*** Opening PROVIDED ENTRIES ***
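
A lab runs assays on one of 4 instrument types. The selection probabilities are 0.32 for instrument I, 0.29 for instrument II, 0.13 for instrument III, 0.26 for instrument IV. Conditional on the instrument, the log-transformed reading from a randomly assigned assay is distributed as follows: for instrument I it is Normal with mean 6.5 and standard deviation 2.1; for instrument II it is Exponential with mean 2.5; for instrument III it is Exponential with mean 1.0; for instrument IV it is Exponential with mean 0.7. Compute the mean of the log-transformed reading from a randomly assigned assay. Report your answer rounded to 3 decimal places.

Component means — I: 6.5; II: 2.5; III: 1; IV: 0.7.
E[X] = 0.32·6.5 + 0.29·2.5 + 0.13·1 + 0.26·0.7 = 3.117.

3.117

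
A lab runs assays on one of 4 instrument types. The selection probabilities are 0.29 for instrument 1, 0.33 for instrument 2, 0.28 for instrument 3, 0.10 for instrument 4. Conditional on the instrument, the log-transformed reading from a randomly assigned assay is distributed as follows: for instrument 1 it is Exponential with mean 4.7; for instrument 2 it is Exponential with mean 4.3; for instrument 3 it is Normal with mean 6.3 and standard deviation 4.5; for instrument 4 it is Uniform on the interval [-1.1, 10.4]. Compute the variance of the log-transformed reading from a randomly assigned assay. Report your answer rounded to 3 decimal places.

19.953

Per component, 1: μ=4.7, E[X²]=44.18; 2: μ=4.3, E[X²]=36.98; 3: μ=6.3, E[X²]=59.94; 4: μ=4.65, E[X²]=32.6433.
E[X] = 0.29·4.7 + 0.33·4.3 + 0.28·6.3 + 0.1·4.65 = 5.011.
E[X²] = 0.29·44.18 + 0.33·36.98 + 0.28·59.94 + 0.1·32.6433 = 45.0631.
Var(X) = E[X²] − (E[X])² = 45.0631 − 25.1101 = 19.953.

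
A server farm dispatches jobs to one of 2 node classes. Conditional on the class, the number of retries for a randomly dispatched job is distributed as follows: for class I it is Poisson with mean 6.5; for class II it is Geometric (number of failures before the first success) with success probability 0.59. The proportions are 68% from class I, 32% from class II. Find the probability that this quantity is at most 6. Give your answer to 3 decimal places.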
*** Closing PROVIDED ENTRIES ***
*** Opening PROVIDED ENTRIES ***
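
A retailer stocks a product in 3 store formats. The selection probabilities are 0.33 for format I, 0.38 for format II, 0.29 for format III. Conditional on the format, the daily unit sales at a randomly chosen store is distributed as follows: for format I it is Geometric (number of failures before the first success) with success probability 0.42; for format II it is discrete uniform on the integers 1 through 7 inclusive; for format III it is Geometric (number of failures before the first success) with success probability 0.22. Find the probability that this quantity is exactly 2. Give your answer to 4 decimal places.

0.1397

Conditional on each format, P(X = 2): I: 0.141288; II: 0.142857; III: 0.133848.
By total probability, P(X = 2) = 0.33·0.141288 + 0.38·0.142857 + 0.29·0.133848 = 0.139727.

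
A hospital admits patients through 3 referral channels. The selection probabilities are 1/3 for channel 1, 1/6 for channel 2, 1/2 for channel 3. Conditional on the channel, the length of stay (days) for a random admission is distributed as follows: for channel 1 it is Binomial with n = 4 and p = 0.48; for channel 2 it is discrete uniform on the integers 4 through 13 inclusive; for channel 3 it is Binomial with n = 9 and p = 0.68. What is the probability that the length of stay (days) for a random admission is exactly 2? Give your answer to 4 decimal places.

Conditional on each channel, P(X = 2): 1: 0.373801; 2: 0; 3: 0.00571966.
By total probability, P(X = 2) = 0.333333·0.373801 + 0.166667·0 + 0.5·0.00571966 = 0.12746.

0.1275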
*** Closing PROVIDED ENTRIES ***
=== INSTRUCTIONS TO FOLLOW ===
All lines above from the one containing "probabilities are 0.32" to the one containing "A server farm" must be repeated exactly, both lines included, and no others.

=== FINAL ANSWER ===
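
A lab runs assays on one of 4 instrument types. The selection probabilities are 0.32 for instrument I, 0.29 for instrument II, 0.13 for instrument III, 0.26 for instrument IV. Conditional on the instrument, the log-transformed reading from a randomly assigned assay is distributed as follows: for instrument I it is Normal with mean 6.5 and standard deviation 2.1; for instrument II it is Exponential with mean 2.5; for instrument III it is Exponential with mean 1.0; for instrument IV it is Exponential with mean 0.7. Compute the mean of the log-transformed reading from a randomly assigned assay. Report your answer rounded to 3 decimal places.

Component means — I: 6.5; II: 2.5; III: 1; IV: 0.7.
E[X] = 0.32·6.5 + 0.29·2.5 + 0.13·1 + 0.26·0.7 = 3.117.

3.117

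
A lab runs assays on one of 4 instrument types. The selection probabilities are 0.29 for instrument 1, 0.33 for instrument 2, 0.28 for instrument 3, 0.10 for instrument 4. Conditional on the instrument, the log-transformed reading from a randomly assigned assay is distributed as follows: for instrument 1 it is Exponential with mean 4.7; for instrument 2 it is Exponential with mean 4.3; for instrument 3 it is Normal with mean 6.3 and standard deviation 4.5; for instrument 4 it is Uniform on the interval [-1.1, 10.4]. Compute the variance of the log-transformed reading from a randomly assigned assay. Report your answer rounded to 3 decimal places.

19.953

Per component, 1: μ=4.7, E[X²]=44.18; 2: μ=4.3, E[X²]=36.98; 3: μ=6.3, E[X²]=59.94; 4: μ=4.65, E[X²]=32.6433.
E[X] = 0.29·4.7 + 0.33·4.3 + 0.28·6.3 + 0.1·4.65 = 5.011.
E[X²] = 0.29·44.18 + 0.33·36.98 + 0.28·59.94 + 0.1·32.6433 = 45.0631.
Var(X) = E[X²] − (E[X])² = 45.0631 − 25.1101 = 19.953.

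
A server farm dispatches jobs to one of 2 node classes. Conditional on the class, the number of retries for a randomly dispatched job is distributed as follows: for class I it is Poisson with mean 6.5; for class II it is Geometric (number of failures before the first success) with success probability 0.59. The proportions are 68% from class I, 32% from class II. Find the probability that this quantity is at most 6. Give your answer to 3 decimal places.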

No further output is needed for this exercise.